**Problem statement**:
Wherever the line with "A device input" sits in the listing below, transcribe from it up to and including the line with "A 779 + j106", exactly, and leave the remaining lines out.

**Extracted data**:
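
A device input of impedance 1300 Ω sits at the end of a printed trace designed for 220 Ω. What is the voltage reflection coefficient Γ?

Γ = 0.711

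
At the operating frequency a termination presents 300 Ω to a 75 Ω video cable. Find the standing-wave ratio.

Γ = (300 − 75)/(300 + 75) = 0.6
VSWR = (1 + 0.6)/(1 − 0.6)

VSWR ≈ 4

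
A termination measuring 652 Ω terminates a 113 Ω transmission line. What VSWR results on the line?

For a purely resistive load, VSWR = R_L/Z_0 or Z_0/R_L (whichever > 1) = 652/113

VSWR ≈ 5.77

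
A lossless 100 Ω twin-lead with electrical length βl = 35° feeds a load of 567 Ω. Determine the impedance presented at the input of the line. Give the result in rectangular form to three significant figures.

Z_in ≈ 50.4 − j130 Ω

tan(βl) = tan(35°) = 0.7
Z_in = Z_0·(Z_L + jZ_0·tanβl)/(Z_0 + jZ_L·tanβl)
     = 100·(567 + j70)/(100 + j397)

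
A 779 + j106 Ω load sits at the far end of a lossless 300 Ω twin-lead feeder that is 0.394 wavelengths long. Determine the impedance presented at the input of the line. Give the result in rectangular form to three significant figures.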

* * *

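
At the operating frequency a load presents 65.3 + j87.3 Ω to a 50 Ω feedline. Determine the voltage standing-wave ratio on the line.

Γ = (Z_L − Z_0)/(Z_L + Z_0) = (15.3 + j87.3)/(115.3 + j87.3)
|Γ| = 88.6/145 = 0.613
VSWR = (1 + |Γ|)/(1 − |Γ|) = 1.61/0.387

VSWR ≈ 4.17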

---

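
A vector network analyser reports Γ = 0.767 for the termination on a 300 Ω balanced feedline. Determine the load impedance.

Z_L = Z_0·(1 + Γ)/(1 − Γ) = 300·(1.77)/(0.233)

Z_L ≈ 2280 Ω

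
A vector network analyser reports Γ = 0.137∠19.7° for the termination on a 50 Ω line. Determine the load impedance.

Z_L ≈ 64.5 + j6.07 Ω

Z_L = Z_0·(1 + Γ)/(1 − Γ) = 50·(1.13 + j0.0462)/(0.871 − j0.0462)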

**Expected output**:
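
A device input of impedance 1300 Ω sits at the end of a printed trace designed for 220 Ω. What is the voltage reflection coefficient Γ?

Γ = 0.711

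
At the operating frequency a termination presents 300 Ω to a 75 Ω video cable. Find the standing-wave ratio.

Γ = (300 − 75)/(300 + 75) = 0.6
VSWR = (1 + 0.6)/(1 − 0.6)

VSWR ≈ 4

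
A termination measuring 652 Ω terminates a 113 Ω transmission line. What VSWR results on the line?

For a purely resistive load, VSWR = R_L/Z_0 or Z_0/R_L (whichever > 1) = 652/113

VSWR ≈ 5.77

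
A lossless 100 Ω twin-lead with electrical length βl = 35° feeds a load of 567 Ω. Determine the impedance presented at the input of the line. Give the result in rectangular form to three significant figures.

Z_in ≈ 50.4 − j130 Ω

tan(βl) = tan(35°) = 0.7
Z_in = Z_0·(Z_L + jZ_0·tanβl)/(Z_0 + jZ_L·tanβl)
     = 100·(567 + j70)/(100 + j397)

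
A 779 + j106 Ω load sits at the far end of a lossless 300 Ω twin-lead feeder that is 0.394 wavelengths long. Determine the impedance presented at the input of the line. Give the result in rectangular form to three significant figures.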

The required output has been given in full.